BEGIN Listed records

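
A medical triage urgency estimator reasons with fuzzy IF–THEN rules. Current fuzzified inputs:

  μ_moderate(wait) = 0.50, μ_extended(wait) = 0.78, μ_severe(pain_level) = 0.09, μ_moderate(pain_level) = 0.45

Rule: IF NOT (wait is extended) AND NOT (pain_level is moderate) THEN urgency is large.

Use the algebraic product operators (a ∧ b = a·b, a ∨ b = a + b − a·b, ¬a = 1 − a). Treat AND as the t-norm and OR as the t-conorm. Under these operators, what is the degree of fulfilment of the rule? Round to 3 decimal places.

0.121

firing strength: ¬extended=1−0.78=0.22, ¬moderate=1−0.45=0.55; AND[a·b] → w = 0.1210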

END Listed records

Your assignment
Reply with every line of the listing that has the string "THEN".

Output of the exercise
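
A medical triage urgency estimator reasons with fuzzy IF–THEN rules. Current fuzzified inputs:
Rule: IF NOT (wait is extended) AND NOT (pain_level is moderate) THEN urgency is large.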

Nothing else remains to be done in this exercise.